• **Exercise goal**
Although the data below holds other lines too, output only those from the line with "A cat is treated" up to and including the line with "A hospital pharmacist", exactly as they appear.

• **Study material**
--- START ---

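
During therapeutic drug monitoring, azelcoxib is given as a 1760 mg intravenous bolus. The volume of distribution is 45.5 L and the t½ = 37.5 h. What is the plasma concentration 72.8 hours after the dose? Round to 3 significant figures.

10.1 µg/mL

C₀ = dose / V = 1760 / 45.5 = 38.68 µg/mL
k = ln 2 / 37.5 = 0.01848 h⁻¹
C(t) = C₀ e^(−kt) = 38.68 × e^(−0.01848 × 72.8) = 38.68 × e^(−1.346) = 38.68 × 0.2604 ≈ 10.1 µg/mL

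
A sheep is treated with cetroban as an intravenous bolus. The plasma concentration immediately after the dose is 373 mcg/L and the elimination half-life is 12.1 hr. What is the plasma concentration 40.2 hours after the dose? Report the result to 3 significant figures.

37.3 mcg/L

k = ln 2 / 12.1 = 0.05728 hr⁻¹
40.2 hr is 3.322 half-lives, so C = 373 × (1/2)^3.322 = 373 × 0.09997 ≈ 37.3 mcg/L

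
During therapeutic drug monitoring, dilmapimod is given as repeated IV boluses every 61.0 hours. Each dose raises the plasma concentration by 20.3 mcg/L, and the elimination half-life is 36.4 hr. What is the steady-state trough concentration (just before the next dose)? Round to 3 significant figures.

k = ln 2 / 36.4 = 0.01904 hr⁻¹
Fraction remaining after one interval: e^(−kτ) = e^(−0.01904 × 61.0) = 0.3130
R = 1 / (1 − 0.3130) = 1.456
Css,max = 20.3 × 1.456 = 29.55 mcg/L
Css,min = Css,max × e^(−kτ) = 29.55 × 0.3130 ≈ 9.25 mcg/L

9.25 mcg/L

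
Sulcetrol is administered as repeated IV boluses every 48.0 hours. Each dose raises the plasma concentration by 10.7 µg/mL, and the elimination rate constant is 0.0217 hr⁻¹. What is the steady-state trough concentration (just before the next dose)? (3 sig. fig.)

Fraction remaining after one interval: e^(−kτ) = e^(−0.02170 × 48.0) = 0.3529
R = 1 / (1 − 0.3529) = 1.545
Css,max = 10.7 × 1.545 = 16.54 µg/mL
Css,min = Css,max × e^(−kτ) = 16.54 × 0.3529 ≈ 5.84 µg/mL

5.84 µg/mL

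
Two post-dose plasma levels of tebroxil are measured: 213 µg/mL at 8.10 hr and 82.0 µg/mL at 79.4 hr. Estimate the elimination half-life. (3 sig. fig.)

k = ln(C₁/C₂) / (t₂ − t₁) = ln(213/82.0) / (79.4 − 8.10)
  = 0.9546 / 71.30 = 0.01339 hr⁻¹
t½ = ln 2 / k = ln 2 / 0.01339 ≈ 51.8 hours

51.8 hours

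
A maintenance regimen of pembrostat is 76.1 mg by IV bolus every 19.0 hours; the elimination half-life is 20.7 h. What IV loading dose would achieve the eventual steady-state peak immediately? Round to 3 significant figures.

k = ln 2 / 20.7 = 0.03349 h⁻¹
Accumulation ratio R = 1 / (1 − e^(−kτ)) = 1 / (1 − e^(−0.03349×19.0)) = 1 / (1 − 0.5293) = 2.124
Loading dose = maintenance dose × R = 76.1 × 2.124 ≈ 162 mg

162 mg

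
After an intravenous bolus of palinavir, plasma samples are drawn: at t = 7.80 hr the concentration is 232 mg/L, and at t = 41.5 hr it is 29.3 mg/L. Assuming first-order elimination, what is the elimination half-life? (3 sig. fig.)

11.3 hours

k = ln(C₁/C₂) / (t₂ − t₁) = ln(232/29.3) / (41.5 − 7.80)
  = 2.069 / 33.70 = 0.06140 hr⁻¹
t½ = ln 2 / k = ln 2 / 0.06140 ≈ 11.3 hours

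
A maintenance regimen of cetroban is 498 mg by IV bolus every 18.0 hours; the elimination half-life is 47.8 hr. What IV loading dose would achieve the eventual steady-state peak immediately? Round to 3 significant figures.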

--- END ---
--- START ---

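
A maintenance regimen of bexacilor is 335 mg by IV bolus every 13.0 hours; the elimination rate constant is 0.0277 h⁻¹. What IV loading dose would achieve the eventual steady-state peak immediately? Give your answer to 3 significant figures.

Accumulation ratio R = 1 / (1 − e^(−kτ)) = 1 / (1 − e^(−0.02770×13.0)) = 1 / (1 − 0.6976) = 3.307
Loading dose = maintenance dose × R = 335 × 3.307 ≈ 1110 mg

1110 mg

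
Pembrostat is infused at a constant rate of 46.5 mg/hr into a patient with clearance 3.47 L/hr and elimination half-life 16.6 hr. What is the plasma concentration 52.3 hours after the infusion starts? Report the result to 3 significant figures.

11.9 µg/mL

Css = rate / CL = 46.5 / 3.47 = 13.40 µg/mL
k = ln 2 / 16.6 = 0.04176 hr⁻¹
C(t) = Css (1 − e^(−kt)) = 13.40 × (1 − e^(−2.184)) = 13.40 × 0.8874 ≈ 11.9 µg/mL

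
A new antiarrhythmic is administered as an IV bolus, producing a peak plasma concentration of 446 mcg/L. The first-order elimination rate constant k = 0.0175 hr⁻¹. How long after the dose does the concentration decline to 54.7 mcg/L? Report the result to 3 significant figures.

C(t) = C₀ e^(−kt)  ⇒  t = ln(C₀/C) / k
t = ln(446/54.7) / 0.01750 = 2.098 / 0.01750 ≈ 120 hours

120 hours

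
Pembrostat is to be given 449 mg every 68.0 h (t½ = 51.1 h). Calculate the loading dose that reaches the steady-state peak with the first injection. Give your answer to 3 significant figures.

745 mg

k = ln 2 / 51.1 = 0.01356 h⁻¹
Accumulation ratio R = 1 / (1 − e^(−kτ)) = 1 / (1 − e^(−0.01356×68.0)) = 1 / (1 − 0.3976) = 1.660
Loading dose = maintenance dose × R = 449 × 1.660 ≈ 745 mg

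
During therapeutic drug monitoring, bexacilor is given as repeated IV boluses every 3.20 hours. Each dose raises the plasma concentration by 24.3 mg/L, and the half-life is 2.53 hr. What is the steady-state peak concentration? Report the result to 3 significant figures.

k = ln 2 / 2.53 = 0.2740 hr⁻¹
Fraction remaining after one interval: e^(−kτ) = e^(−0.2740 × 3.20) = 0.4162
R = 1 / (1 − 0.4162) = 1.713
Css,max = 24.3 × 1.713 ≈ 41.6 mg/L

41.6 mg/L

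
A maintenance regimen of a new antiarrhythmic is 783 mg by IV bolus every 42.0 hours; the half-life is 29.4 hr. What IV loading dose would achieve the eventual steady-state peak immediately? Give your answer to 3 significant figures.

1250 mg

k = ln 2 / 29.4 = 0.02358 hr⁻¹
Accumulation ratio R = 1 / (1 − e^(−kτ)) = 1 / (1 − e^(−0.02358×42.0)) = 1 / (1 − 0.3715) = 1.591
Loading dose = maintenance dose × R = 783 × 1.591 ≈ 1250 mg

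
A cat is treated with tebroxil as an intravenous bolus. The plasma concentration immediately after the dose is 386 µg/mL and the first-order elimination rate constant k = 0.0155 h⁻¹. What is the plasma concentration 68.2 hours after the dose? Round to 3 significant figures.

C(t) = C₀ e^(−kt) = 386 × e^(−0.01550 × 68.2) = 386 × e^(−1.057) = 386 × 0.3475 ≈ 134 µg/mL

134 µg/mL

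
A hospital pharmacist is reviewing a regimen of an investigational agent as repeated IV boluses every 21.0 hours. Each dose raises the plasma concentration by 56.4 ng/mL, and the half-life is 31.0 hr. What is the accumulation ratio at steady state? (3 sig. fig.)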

--- END ---

• **Solution to the exercise**
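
A cat is treated with tebroxil as an intravenous bolus. The plasma concentration immediately after the dose is 386 µg/mL and the first-order elimination rate constant k = 0.0155 h⁻¹. What is the plasma concentration 68.2 hours after the dose? Round to 3 significant figures.

C(t) = C₀ e^(−kt) = 386 × e^(−0.01550 × 68.2) = 386 × e^(−1.057) = 386 × 0.3475 ≈ 134 µg/mL

134 µg/mL

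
A hospital pharmacist is reviewing a regimen of an investigational agent as repeated IV boluses every 21.0 hours. Each dose raises the plasma concentration by 56.4 ng/mL, and the half-life is 31.0 hr. What is the accumulation ratio at steady state? (3 sig. fig.)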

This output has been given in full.